# Your objective
Write out, word for word, every line in the data below from the one containing "What is the mass flow rate of the concentrate" to the one containing "Stream J (872", both of them included.

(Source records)
┄┄┄┄┄┄
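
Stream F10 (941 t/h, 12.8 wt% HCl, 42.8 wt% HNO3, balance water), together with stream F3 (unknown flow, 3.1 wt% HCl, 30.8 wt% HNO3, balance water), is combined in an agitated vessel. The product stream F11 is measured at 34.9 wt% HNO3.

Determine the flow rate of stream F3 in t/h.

Let F3 be the unknown flow. Total out = 941 + F3.
HNO3 balance: 402.75 + 0.308·F3 = 0.349·(941 + F3)
(0.308 − 0.349)·F3 = 0.349×941 − 402.75 = -74.339
F3 = -74.339 / -0.041 = 1813.1 t/h

1813 t/h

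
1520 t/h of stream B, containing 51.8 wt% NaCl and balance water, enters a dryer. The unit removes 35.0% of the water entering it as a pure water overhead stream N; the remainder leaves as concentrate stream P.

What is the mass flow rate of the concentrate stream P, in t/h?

water entering = 1520×0.482 = 732.64 t/h; overhead removed = 0.350×732.64 = 256.42 t/h.
Concentrate = 1520 − 256.42 = 1263.6 t/h.

1264 t/h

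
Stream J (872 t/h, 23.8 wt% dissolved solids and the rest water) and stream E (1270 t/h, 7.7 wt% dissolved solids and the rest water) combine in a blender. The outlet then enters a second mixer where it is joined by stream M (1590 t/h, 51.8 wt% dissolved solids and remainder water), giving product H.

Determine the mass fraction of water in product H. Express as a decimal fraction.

0.6975

Overall, product flow = 3732 t/h.
water in = 872×0.762 + 1270×0.923 + 1590×0.482 = 2603.1 t/h.
water fraction in H = 0.6975.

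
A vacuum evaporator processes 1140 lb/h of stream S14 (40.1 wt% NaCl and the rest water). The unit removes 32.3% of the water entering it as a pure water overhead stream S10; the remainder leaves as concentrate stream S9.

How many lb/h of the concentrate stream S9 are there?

water entering = 1140×0.599 = 682.86 lb/h; overhead removed = 0.323×682.86 = 220.56 lb/h.
Concentrate = 1140 − 220.56 = 919.44 lb/h.

919.4 lb/h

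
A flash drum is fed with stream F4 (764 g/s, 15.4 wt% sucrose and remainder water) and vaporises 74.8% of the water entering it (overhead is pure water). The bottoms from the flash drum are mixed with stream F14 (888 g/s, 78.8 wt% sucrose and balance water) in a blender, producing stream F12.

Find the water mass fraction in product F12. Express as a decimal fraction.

Vapour removed = 0.748×0.846×764 = 483.47 g/s; concentrate = 280.53 g/s.
water reaching the mixer = 162.88 (from concentrate) + 888×0.212 = 351.13 g/s.
Product flow = 280.53 + 888 = 1168.5 g/s; water fraction = 0.300.

0.300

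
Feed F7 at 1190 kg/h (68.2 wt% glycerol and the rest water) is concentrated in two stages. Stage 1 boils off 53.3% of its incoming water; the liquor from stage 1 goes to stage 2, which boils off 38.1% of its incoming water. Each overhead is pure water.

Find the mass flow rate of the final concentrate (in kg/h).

921 kg/h

water in feed = 1190×0.318 = 378.42 kg/h.
After stage 1: water left = (1−0.533)×378.42 = 176.72; stream total = 988.3 kg/h.
After stage 2: water left = (1−0.381)×176.72 = 109.39; final concentrate = 920.97 kg/h.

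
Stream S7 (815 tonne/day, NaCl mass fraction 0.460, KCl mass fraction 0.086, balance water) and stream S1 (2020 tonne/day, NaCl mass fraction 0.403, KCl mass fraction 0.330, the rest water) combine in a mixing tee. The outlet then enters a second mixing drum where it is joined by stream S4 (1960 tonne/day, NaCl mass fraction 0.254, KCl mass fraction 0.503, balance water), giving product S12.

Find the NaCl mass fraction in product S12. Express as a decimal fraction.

0.352

Overall, product flow = 4795 tonne/day.
NaCl in = 815×0.460 + 2020×0.403 + 1960×0.254 = 1686.8 tonne/day.
NaCl fraction in S12 = 0.352.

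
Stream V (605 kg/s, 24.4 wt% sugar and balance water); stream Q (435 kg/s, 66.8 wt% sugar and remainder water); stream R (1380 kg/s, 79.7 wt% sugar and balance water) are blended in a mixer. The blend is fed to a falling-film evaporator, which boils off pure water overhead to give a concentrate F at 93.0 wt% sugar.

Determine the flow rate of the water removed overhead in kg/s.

sugar entering = 605×0.244 + 435×0.668 + 1380×0.797 = 1538.1 kg/s.
All sugar reports to F, so F = 1538.1/0.930 = 1653.8 kg/s.
Total feed = 2420 kg/s; overhead = 2420 − 1653.8 = 766.17 kg/s.

766.2 kg/s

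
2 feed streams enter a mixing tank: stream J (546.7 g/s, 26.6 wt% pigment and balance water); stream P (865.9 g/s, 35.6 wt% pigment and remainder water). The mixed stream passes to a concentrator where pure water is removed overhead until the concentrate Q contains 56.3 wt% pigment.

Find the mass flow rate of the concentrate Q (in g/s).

805.8 g/s

pigment entering = 546.7×0.266 + 865.9×0.356 = 453.68 g/s.
All pigment reports to Q, so Q = 453.68/0.563 = 805.83 g/s.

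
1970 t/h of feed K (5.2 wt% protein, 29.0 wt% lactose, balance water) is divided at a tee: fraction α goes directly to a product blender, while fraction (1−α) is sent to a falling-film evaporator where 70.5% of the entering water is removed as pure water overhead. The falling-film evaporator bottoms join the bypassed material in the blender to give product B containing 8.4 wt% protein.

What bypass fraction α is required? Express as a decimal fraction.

All 1970×0.052 = 102.44 t/h of protein reaches B, so B = 102.44/0.084 = 1219.5 t/h and vapour = 750.48 t/h.
The evaporator receives (1−α)·1970 of feed at 0.658 water and removes 0.705 of that water:
0.705×0.658×(1−α)×1970 = 750.48
(1−α) = 750.48/913.86 = 0.8212;  α = 0.1788.

0.179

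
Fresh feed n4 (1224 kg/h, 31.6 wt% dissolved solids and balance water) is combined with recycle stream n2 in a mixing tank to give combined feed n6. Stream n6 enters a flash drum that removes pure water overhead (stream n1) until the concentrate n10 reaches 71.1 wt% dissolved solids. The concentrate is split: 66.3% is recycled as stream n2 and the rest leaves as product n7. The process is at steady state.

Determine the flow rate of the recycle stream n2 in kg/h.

1070 kg/h

Overall dissolved solids balance (none leaves overhead): dissolved solids in fresh feed = dissolved solids in product, i.e. 1224×0.316 = (1−0.663)·n10·0.711.
n10 = 386.78/(0.711×0.337) = 1614.2 kg/h.
Recycle n2 = 0.663×1614.2 = 1070.2 kg/h.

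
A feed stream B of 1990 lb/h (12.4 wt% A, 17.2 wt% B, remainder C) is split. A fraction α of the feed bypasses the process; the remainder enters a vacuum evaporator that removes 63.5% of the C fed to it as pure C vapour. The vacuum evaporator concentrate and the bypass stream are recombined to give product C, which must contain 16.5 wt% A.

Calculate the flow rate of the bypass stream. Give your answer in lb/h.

All 1990×0.124 = 246.76 lb/h of A reaches C, so C = 246.76/0.165 = 1495.5 lb/h and vapour = 494.48 lb/h.
The evaporator receives (1−α)·1990 of feed at 0.704 C and removes 0.635 of that C:
0.635×0.704×(1−α)×1990 = 494.48
(1−α) = 494.48/889.61 = 0.5558;  α = 0.4442.
Bypass flow = 0.4442×1990 = 883.87 lb/h.

883.9 lb/h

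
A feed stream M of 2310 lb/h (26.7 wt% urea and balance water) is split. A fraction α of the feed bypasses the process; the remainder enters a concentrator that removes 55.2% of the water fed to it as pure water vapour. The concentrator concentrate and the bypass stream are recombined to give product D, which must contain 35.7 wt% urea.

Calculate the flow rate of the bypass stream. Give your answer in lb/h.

870.7 lb/h

All 2310×0.267 = 616.77 lb/h of urea reaches D, so D = 616.77/0.357 = 1727.6 lb/h and vapour = 582.35 lb/h.
The evaporator receives (1−α)·2310 of feed at 0.733 water and removes 0.552 of that water:
0.552×0.733×(1−α)×2310 = 582.35
(1−α) = 582.35/934.66 = 0.6231;  α = 0.3769.
Bypass flow = 0.3769×2310 = 870.73 lb/h.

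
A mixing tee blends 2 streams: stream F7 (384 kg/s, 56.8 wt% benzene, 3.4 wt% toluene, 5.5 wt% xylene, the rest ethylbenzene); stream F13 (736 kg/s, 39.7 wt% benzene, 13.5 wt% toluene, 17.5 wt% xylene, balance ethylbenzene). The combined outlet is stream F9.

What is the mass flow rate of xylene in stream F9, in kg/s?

149.9 kg/s

xylene out = xylene in = 384×0.055 + 736×0.175 = 149.92 kg/s.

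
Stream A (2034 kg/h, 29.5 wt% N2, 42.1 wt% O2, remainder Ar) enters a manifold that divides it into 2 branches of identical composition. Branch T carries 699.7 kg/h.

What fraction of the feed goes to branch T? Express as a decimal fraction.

Fraction to T = 699.7/2034 = 0.3440.

0.344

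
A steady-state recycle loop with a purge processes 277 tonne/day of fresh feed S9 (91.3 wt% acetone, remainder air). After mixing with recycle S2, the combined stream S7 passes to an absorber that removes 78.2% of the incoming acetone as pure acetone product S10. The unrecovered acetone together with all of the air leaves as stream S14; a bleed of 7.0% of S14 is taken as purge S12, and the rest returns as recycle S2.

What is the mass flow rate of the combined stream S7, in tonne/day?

air enters only via S9 and leaves only via the purge: 277×0.087 = 0.070×(air in S14), and the absorber passes all air, so air in S7 = air in S14 = 344.27 tonne/day.
acetone in S7: m_A = 277×0.913 + (1−0.070)·(1−0.782)·m_A, so m_A = 252.9/0.7973 = 317.21 tonne/day.
S7 = 317.21 + 344.27 = 661.48 tonne/day.

661.5 tonne/day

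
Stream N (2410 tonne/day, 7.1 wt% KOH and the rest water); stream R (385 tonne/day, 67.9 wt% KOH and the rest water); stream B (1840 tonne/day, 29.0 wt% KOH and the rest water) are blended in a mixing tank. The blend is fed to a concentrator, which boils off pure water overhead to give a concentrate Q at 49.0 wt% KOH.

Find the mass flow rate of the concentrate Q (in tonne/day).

1972 tonne/day

KOH entering = 2410×0.071 + 385×0.679 + 1840×0.290 = 966.12 tonne/day.
All KOH reports to Q, so Q = 966.12/0.490 = 1971.7 tonne/day.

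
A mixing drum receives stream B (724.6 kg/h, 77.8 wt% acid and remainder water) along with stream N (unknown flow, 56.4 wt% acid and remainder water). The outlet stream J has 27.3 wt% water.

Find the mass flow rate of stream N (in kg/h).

Let N be the unknown flow. Total out = 724.6 + N.
water balance: 160.86 + 0.436·N = 0.273·(724.6 + N)
(0.436 − 0.273)·N = 0.273×724.6 − 160.86 = 36.955
N = 36.955 / 0.163 = 226.72 kg/h

226.7 kg/h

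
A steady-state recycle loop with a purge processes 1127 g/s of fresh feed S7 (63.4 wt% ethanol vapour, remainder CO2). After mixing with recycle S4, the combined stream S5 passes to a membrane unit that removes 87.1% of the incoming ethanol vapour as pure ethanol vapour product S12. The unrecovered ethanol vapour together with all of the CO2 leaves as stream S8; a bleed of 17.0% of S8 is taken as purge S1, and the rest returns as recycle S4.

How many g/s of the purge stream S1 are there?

CO2 enters only via S7 and leaves only via the purge: 1127×0.366 = 0.170×(CO2 in S8), and the membrane unit passes all CO2, so CO2 in S5 = CO2 in S8 = 2426.4 g/s.
ethanol vapour in S5: m_A = 1127×0.634 + (1−0.170)·(1−0.871)·m_A, so m_A = 714.52/0.8929 = 800.19 g/s.
S8 = (1−0.871)×800.19 + 2426.4 = 2529.6 g/s.
Purge S1 = 0.170×2529.6 = 430.03 g/s.

430 g/s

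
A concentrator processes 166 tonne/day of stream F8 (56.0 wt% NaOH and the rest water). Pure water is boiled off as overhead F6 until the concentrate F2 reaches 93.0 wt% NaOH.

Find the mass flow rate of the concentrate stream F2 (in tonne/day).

99.96 tonne/day

NaOH is conserved: 166×0.560 = 92.96 tonne/day all reports to the concentrate.
Concentrate = 92.96/(target fraction) = 99.957 tonne/day.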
┄┄┄┄┄┄
# Answer box
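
What is the mass flow rate of the concentrate stream P, in t/h?

water entering = 1520×0.482 = 732.64 t/h; overhead removed = 0.350×732.64 = 256.42 t/h.
Concentrate = 1520 − 256.42 = 1263.6 t/h.

1264 t/h

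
Stream J (872 t/h, 23.8 wt% dissolved solids and the rest water) and stream E (1270 t/h, 7.7 wt% dissolved solids and the rest water) combine in a blender. The outlet then enters a second mixer where it is joined by stream M (1590 t/h, 51.8 wt% dissolved solids and remainder water), giving product H.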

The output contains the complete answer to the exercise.